▸ **Task goal**
From the opening line of the records through the line bearing "Let M2 denote", set down every line exactly.

▸ **Data listing**

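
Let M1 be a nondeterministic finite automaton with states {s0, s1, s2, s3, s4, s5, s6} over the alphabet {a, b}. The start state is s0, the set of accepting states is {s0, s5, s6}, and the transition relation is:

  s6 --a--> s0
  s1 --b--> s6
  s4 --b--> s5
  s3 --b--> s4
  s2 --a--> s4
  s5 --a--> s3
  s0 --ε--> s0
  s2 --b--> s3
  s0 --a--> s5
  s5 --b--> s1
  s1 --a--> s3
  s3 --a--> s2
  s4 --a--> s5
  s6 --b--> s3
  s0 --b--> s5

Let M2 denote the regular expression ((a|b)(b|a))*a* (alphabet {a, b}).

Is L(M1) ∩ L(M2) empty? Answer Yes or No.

No

The empty string ε is accepted by both M1 and M2.
Hence L(M1) ∩ L(M2) ≠ ∅.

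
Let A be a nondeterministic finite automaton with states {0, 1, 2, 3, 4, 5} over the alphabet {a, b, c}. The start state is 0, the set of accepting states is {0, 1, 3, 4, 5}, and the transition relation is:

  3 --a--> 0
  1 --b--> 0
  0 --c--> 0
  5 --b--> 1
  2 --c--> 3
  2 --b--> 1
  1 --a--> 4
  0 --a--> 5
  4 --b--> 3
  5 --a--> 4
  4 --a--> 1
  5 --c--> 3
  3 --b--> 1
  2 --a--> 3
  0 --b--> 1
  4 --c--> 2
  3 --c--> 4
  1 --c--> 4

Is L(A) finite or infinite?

infinite

State 0 is reachable from the start and can reach an accepting state, and it lies on the cycle 0 → 0.
Traversing that cycle any number of times yields accepted strings of unbounded length, so the language is infinite.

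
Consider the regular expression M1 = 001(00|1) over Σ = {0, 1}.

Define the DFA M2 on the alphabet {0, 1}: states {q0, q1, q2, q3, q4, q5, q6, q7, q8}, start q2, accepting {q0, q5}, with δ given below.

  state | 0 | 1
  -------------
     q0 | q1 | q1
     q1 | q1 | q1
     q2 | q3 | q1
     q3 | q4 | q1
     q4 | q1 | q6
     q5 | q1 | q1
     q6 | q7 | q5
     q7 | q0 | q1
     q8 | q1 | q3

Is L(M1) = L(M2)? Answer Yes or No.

Converting the expression M1 to a DFA (subset construction, then merging equivalent states) gives the minimal DFA with states {r0, r1, r2, r3, r4, r5, r6}, start state r0, accepting states {r6} and transitions r0: 0→r1, 1→r2; r1: 0→r3, 1→r2; r2: 0→r2, 1→r2; r3: 0→r2, 1→r4; r4: 0→r5, 1→r6; r5: 0→r6, 1→r2; r6: 0→r2, 1→r2.
Exploring the product automaton M1 × M2 from the start pair (r0, q2), following both machines on each input symbol, reaches 8 state pairs: (r0, q2), (r1, q3), (r2, q1), (r3, q4), (r4, q6), (r5, q7), (r6, q5), (r6, q0).
M1 accepts in {r6} and M2 accepts in {q0, q5}. In every reachable pair the two components are either both accepting — (r6, q5), (r6, q0) — or both non-accepting, so no string is accepted by exactly one of the machines: L(M1) \ L(M2) and L(M2) \ L(M1) are both empty.
Hence every string is accepted by M1 iff it is accepted by M2, and the two languages coincide.

Yes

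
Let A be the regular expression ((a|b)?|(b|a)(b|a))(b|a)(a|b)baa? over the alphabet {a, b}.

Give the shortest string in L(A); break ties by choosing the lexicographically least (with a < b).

aaba

By inspection of the expression, no string of length less than 4 matches, and aaba is the lexicographically first match of length 4.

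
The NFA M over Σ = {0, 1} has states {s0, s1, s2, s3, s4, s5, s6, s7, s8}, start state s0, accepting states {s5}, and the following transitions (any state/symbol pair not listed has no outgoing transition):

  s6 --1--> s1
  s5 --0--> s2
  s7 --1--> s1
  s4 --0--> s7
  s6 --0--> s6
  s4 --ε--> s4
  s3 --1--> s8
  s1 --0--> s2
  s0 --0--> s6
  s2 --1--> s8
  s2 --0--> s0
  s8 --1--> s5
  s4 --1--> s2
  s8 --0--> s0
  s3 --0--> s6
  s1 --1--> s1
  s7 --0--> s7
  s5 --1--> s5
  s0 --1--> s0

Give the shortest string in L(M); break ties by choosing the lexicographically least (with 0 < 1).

A breadth-first search from s0 reaches an accepting state first via the path s0 → s6 → s1 → s2 → s8 → s5 on input 01011.
No string of length < 5 is accepted (BFS exhausts all shorter strings without reaching an accepting state), and 01011 is the lexicographically least accepting string of length 5.

01011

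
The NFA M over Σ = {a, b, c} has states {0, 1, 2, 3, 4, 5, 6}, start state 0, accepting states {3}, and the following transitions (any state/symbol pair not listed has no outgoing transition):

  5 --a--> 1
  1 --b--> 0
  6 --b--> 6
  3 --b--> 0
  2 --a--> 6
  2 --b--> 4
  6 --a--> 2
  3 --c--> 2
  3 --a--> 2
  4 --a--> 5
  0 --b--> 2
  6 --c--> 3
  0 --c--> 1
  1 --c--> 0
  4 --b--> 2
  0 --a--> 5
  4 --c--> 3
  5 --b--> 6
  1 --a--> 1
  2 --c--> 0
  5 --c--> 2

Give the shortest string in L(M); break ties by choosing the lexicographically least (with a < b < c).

abc

A breadth-first search from 0 reaches an accepting state first via the path 0 → 5 → 6 → 3 on input abc.
No string of length < 3 is accepted (BFS exhausts all shorter strings without reaching an accepting state), and abc is the lexicographically least accepting string of length 3.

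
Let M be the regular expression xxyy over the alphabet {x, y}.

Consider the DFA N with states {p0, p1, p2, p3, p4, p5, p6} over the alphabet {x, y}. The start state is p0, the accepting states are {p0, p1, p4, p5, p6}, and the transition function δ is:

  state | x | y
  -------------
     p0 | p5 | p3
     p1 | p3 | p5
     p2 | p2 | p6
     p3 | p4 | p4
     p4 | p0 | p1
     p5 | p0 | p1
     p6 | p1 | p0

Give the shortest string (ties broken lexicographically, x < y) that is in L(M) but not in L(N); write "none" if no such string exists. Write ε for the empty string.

Converting the expression M to a DFA (subset construction, then merging equivalent states) gives the minimal DFA with states {m0, m1, m2, m3, m4, m5}, start state m0, accepting states {m5} and transitions m0: x→m1, y→m2; m1: x→m3, y→m2; m2: x→m2, y→m2; m3: x→m2, y→m4; m4: x→m2, y→m5; m5: x→m2, y→m2.
Exploring the product automaton M × N from the start pair (m0, p0), following both machines on each input symbol, reaches 10 state pairs: (m0, p0), (m1, p5), (m2, p3), (m3, p0), (m2, p1), (m2, p4), (m2, p5), (m4, p3), (m2, p0), (m5, p4).
M accepts in {m5} and N accepts in {p0, p1, p4, p5, p6}. The reachable pairs whose M-component is accepting are (m5, p4); in each of them the N-component is accepting too, so the product for L(M) \ L(N) (M-component accepting, N-component rejecting) has no reachable accepting pair and the difference is empty.
So every string accepted by M is also accepted by N: L(M) \ L(N) = ∅ and there is no such string.

none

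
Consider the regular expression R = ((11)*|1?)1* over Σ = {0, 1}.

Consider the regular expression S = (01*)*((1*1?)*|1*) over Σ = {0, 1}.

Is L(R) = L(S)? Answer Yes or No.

The string 0 is accepted by S but rejected by R.
So L(R) ≠ L(S).

No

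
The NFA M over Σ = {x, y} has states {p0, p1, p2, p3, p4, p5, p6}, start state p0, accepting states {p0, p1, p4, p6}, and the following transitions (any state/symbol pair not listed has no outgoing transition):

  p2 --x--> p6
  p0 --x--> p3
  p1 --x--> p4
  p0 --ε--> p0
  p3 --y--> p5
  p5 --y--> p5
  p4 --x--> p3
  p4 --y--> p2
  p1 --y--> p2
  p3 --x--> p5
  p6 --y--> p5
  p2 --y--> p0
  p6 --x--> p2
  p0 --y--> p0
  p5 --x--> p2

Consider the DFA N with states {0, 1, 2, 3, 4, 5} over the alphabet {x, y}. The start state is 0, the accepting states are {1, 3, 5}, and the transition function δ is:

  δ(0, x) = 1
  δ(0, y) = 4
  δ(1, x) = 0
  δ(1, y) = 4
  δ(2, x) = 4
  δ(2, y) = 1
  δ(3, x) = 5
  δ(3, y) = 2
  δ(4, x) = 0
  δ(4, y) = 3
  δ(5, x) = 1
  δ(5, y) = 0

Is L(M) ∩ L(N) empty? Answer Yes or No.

No

The string yy is accepted by both M and N.
Hence L(M) ∩ L(N) ≠ ∅.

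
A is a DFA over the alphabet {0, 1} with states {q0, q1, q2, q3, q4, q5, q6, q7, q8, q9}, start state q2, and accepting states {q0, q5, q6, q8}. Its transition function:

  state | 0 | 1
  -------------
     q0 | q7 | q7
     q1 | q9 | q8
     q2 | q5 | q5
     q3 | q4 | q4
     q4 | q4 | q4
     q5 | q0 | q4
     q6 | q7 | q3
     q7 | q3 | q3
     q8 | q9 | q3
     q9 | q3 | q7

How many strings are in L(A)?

4

The useful subgraph on states {q0, q2, q5} is acyclic, so L(A) is finite; the longest accepting path visits 3 useful states, giving maximum string length 2.
Counting accepting paths from q2 by length: 2 of length 1, 2 of length 2. Total 4.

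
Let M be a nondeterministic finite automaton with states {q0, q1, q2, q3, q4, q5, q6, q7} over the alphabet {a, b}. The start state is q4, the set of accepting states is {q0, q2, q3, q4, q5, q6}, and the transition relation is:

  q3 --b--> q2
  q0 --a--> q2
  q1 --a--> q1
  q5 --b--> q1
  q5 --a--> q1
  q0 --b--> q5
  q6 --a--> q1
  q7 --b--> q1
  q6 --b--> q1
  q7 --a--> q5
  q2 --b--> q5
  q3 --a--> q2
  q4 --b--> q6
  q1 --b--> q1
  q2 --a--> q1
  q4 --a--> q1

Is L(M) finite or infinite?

The useful states (reachable from q4 and able to reach an accepting state) are {q4, q6}.
Restricted to these states the transition graph has no cycle, so every accepting path has bounded length and L is finite.

finite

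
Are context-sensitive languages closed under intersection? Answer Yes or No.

An LBA keeps a copy of the input on a second track, runs the LBA for L₁, and if that accepts restores the input and runs the LBA for L₂; linear space suffices, so L₁ ∩ L₂ is context-sensitive.
So the context-sensitive languages are closed under intersection.

Yes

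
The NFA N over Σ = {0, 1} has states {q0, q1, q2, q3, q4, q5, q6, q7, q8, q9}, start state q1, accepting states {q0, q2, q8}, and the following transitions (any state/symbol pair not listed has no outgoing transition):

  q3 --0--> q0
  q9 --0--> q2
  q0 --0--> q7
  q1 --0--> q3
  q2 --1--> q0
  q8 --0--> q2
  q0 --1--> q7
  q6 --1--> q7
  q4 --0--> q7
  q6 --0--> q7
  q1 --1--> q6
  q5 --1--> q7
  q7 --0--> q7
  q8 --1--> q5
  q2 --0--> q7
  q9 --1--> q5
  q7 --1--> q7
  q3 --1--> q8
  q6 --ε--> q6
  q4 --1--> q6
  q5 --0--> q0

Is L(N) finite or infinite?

The useful states (reachable from q1 and able to reach an accepting state) are {q0, q1, q2, q3, q5, q8}.
Restricted to these states the transition graph has no cycle, so every accepting path has bounded length and L is finite.

finite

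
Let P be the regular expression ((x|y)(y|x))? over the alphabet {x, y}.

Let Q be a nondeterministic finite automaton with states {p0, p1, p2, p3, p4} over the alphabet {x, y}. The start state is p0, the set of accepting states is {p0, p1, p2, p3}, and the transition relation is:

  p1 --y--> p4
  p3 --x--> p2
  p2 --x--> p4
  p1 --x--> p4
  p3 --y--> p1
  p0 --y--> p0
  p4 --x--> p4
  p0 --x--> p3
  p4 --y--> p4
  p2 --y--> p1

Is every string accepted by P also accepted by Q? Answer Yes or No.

Converting the expression P to a DFA (subset construction, then merging equivalent states) gives the minimal DFA with states {r0, r1, r2, r3}, start state r0, accepting states {r0, r2} and transitions r0: x→r1, y→r1; r1: x→r2, y→r2; r2: x→r3, y→r3; r3: x→r3, y→r3.
Exploring the product automaton P × Q from the start pair (r0, p0), following both machines on each input symbol, reaches 12 state pairs: (r0, p0), (r1, p3), (r1, p0), (r2, p2), (r2, p1), (r2, p3), (r2, p0), (r3, p4), (r3, p1), (r3, p2), (r3, p3), (r3, p0).
P accepts in {r0, r2} and Q accepts in {p0, p1, p2, p3}. The reachable pairs whose P-component is accepting are (r0, p0), (r2, p2), (r2, p1), (r2, p3), (r2, p0); in each of them the Q-component is accepting too, so the product for L(P) \ L(Q) (P-component accepting, Q-component rejecting) has no reachable accepting pair and the difference is empty.
Hence every string in L(P) is also in L(Q).

Yes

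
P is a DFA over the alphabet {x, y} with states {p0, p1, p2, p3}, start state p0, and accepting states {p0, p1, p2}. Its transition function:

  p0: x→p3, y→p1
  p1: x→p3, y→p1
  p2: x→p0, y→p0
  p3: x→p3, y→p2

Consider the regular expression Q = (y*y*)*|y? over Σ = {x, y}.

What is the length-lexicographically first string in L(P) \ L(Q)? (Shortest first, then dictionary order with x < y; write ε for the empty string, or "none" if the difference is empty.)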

▸ **Exercise output**
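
Let M1 be a nondeterministic finite automaton with states {s0, s1, s2, s3, s4, s5, s6} over the alphabet {a, b}. The start state is s0, the set of accepting states is {s0, s5, s6}, and the transition relation is:

  s6 --a--> s0
  s1 --b--> s6
  s4 --b--> s5
  s3 --b--> s4
  s2 --a--> s4
  s5 --a--> s3
  s0 --ε--> s0
  s2 --b--> s3
  s0 --a--> s5
  s5 --b--> s1
  s1 --a--> s3
  s3 --a--> s2
  s4 --a--> s5
  s6 --b--> s3
  s0 --b--> s5

Let M2 denote the regular expression ((a|b)(b|a))*a* (alphabet {a, b}).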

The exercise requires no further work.